• _AIM OF THE TASK_
Reproduce the data in its entirety, exactly as supplied.

====== TASK INPUTS

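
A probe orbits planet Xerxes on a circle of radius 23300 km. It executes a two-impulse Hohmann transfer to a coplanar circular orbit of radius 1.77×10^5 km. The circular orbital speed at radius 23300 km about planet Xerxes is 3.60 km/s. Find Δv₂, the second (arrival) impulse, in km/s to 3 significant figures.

From the circular-orbit relation v² = μ/r at r = 23300 km: μ = v²r = (3.60)² × 23300 = 3.01968×10^5 km³/s².
Semi-major axis of the transfer orbit: a_t = (23300 + 1.770×10^5)/2 = 1.0015×10^5 km.
On the circular orbit at r = 1.770×10^5 km, v_c = √(μ/r) = 1.30615 km/s.
Transfer-orbit speed at the same r (vis-viva, a = a_t): v_t = √[μ(2/r − 1/a_t)] = 0.630008 km/s.
Δv₂ = |v_t − v_c| = |0.630008 − 1.30615| = 0.6761 km/s.

Δv₂ = 0.676 km/s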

============

• _RESPONSE AREA_
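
A probe orbits planet Xerxes on a circle of radius 23300 km. It executes a two-impulse Hohmann transfer to a coplanar circular orbit of radius 1.77×10^5 km. The circular orbital speed at radius 23300 km about planet Xerxes is 3.60 km/s. Find Δv₂, the second (arrival) impulse, in km/s to 3 significant figures.

From the circular-orbit relation v² = μ/r at r = 23300 km: μ = v²r = (3.60)² × 23300 = 3.01968×10^5 km³/s².
Semi-major axis of the transfer orbit: a_t = (23300 + 1.770×10^5)/2 = 1.0015×10^5 km.
On the circular orbit at r = 1.770×10^5 km, v_c = √(μ/r) = 1.30615 km/s.
Transfer-orbit speed at the same r (vis-viva, a = a_t): v_t = √[μ(2/r − 1/a_t)] = 0.630008 km/s.
Δv₂ = |v_t − v_c| = |0.630008 − 1.30615| = 0.6761 km/s.

Δv₂ = 0.676 km/s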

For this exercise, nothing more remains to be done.